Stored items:
_ _ _
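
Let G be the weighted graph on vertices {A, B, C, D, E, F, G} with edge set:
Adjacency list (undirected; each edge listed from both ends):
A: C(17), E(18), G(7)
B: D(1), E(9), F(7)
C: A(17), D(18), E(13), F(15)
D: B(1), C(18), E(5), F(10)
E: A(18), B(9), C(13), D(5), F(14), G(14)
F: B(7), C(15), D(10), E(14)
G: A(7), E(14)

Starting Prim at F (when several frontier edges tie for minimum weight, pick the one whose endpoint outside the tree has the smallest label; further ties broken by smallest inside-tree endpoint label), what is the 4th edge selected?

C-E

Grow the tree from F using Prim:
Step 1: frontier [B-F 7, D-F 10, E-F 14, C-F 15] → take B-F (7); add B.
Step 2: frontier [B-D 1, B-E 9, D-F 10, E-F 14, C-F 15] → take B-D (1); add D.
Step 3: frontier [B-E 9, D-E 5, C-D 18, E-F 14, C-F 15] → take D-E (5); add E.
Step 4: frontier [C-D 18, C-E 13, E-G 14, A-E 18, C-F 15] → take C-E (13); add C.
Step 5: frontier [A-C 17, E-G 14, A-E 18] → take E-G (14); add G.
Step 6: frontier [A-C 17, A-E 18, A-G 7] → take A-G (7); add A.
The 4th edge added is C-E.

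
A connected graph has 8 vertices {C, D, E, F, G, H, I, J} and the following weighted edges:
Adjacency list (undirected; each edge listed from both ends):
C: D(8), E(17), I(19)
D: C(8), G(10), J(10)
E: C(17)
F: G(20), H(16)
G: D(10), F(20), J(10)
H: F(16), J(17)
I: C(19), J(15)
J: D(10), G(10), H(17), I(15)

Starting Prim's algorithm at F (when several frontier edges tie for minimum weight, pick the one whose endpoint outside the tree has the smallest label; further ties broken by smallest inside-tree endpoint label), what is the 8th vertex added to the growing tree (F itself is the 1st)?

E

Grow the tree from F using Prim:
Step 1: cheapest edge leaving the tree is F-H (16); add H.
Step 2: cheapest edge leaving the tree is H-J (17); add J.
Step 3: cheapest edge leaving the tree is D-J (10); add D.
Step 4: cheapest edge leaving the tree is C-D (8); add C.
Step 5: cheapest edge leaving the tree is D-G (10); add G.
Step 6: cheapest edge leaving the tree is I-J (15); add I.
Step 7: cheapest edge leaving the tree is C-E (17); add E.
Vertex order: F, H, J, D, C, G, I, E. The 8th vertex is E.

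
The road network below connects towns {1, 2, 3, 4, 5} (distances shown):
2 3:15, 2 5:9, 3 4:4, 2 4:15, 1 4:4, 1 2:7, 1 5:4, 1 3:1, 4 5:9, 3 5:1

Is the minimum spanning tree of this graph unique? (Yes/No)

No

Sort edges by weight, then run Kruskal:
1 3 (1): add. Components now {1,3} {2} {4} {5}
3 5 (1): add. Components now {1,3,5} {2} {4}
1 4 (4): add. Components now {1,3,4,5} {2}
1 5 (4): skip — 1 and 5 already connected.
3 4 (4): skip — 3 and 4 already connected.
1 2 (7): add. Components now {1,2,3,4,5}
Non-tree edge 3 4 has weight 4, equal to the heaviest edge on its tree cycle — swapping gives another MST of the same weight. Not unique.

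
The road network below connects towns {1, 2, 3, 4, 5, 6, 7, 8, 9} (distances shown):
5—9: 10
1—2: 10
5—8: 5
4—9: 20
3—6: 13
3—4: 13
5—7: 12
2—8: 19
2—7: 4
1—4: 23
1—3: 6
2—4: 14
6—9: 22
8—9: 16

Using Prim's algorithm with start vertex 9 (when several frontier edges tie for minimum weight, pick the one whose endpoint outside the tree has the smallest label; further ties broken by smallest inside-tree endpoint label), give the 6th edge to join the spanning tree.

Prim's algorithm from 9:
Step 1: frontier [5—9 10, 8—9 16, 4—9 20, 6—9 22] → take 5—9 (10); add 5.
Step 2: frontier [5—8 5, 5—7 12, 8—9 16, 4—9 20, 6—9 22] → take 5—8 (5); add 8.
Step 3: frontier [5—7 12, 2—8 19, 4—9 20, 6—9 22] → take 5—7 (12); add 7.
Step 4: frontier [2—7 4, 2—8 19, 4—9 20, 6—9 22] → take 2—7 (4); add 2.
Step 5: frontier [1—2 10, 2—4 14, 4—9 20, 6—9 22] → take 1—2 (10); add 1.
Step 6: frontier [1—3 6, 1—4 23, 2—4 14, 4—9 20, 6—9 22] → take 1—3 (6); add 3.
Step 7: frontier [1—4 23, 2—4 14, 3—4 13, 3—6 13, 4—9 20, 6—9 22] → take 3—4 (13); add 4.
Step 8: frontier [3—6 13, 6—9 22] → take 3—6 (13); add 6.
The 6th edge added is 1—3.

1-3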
_ _ _
▸ What needs to be done
Return every record above exactly as written.

▸ Problem solution
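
Let G be the weighted graph on vertices {A, B, C, D, E, F, G} with edge set:
Adjacency list (undirected; each edge listed from both ends):
A: C(17), E(18), G(7)
B: D(1), E(9), F(7)
C: A(17), D(18), E(13), F(15)
D: B(1), C(18), E(5), F(10)
E: A(18), B(9), C(13), D(5), F(14), G(14)
F: B(7), C(15), D(10), E(14)
G: A(7), E(14)

Starting Prim at F (when several frontier edges tie for minimum weight, pick the one whose endpoint outside the tree has the smallest label; further ties broken by smallest inside-tree endpoint label), what is the 4th edge selected?

C-E

Grow the tree from F using Prim:
Step 1: frontier [B-F 7, D-F 10, E-F 14, C-F 15] → take B-F (7); add B.
Step 2: frontier [B-D 1, B-E 9, D-F 10, E-F 14, C-F 15] → take B-D (1); add D.
Step 3: frontier [B-E 9, D-E 5, C-D 18, E-F 14, C-F 15] → take D-E (5); add E.
Step 4: frontier [C-D 18, C-E 13, E-G 14, A-E 18, C-F 15] → take C-E (13); add C.
Step 5: frontier [A-C 17, E-G 14, A-E 18] → take E-G (14); add G.
Step 6: frontier [A-C 17, A-E 18, A-G 7] → take A-G (7); add A.
The 4th edge added is C-E.

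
A connected graph has 8 vertices {C, D, E, F, G, H, I, J} and the following weighted edges:
Adjacency list (undirected; each edge listed from both ends):
C: D(8), E(17), I(19)
D: C(8), G(10), J(10)
E: C(17)
F: G(20), H(16)
G: D(10), F(20), J(10)
H: F(16), J(17)
I: C(19), J(15)
J: D(10), G(10), H(17), I(15)

Starting Prim's algorithm at F (when several frontier edges tie for minimum weight, pick the one whose endpoint outside the tree has the smallest label; further ties broken by smallest inside-tree endpoint label), what is the 8th vertex added to the growing tree (F itself is the 1st)?

E

Grow the tree from F using Prim:
Step 1: cheapest edge leaving the tree is F-H (16); add H.
Step 2: cheapest edge leaving the tree is H-J (17); add J.
Step 3: cheapest edge leaving the tree is D-J (10); add D.
Step 4: cheapest edge leaving the tree is C-D (8); add C.
Step 5: cheapest edge leaving the tree is D-G (10); add G.
Step 6: cheapest edge leaving the tree is I-J (15); add I.
Step 7: cheapest edge leaving the tree is C-E (17); add E.
Vertex order: F, H, J, D, C, G, I, E. The 8th vertex is E.

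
The road network below connects towns {1, 2, 3, 4, 5} (distances shown):
2 3:15, 2 5:9, 3 4:4, 2 4:15, 1 4:4, 1 2:7, 1 5:4, 1 3:1, 4 5:9, 3 5:1

Is the minimum spanning tree of this graph unique? (Yes/No)

No

Sort edges by weight, then run Kruskal:
1 3 (1): add. Components now {1,3} {2} {4} {5}
3 5 (1): add. Components now {1,3,5} {2} {4}
1 4 (4): add. Components now {1,3,4,5} {2}
1 5 (4): skip — 1 and 5 already connected.
3 4 (4): skip — 3 and 4 already connected.
1 2 (7): add. Components now {1,2,3,4,5}
Non-tree edge 3 4 has weight 4, equal to the heaviest edge on its tree cycle — swapping gives another MST of the same weight. Not unique.

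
The road network below connects towns {1, 2, 3, 4, 5, 6, 7, 8, 9} (distances shown):
5—9: 10
1—2: 10
5—8: 5
4—9: 20
3—6: 13
3—4: 13
5—7: 12
2—8: 19
2—7: 4
1—4: 23
1—3: 6
2—4: 14
6—9: 22
8—9: 16

Using Prim's algorithm with start vertex 9 (when several frontier edges tie for minimum weight, pick the one whose endpoint outside the tree has the smallest label; further ties broken by smallest inside-tree endpoint label), give the 6th edge to join the spanning tree.

Prim's algorithm from 9:
Step 1: frontier [5—9 10, 8—9 16, 4—9 20, 6—9 22] → take 5—9 (10); add 5.
Step 2: frontier [5—8 5, 5—7 12, 8—9 16, 4—9 20, 6—9 22] → take 5—8 (5); add 8.
Step 3: frontier [5—7 12, 2—8 19, 4—9 20, 6—9 22] → take 5—7 (12); add 7.
Step 4: frontier [2—7 4, 2—8 19, 4—9 20, 6—9 22] → take 2—7 (4); add 2.
Step 5: frontier [1—2 10, 2—4 14, 4—9 20, 6—9 22] → take 1—2 (10); add 1.
Step 6: frontier [1—3 6, 1—4 23, 2—4 14, 4—9 20, 6—9 22] → take 1—3 (6); add 3.
Step 7: frontier [1—4 23, 2—4 14, 3—4 13, 3—6 13, 4—9 20, 6—9 22] → take 3—4 (13); add 4.
Step 8: frontier [3—6 13, 6—9 22] → take 3—6 (13); add 6.
The 6th edge added is 1—3.

1-3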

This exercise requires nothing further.